----- Source material

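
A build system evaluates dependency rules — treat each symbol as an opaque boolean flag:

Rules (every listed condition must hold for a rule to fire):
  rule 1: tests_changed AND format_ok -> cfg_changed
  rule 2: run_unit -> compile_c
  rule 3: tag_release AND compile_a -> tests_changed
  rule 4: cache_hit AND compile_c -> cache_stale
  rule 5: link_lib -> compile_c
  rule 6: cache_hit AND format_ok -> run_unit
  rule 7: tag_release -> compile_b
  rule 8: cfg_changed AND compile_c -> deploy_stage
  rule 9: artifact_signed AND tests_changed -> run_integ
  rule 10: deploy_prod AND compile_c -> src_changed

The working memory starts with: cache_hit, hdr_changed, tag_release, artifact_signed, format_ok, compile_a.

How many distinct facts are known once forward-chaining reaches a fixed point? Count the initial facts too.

14

Round 1 — rule 3, rule 6, rule 7, derive tests_changed, run_unit, compile_b.
Round 2 — rule 1, rule 2, rule 9, derive cfg_changed, compile_c, run_integ.
Round 3 — rule 4, rule 8, derive cache_stale, deploy_stage.
Closure: {artifact_signed, cache_hit, cache_stale, cfg_changed, compile_a, compile_b, compile_c, deploy_stage, format_ok, hdr_changed, run_integ, run_unit, tag_release, tests_changed} — 14 facts.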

----------

-- Required work --
Please print exactly what appears from the first line of the data through the line with "rule 10: deploy_prod", including both of those lines and nothing past them.

-- Response to the exercise --
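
A build system evaluates dependency rules — treat each symbol as an opaque boolean flag:

Rules (every listed condition must hold for a rule to fire):
  rule 1: tests_changed AND format_ok -> cfg_changed
  rule 2: run_unit -> compile_c
  rule 3: tag_release AND compile_a -> tests_changed
  rule 4: cache_hit AND compile_c -> cache_stale
  rule 5: link_lib -> compile_c
  rule 6: cache_hit AND format_ok -> run_unit
  rule 7: tag_release -> compile_b
  rule 8: cfg_changed AND compile_c -> deploy_stage
  rule 9: artifact_signed AND tests_changed -> run_integ
  rule 10: deploy_prod AND compile_c -> src_changed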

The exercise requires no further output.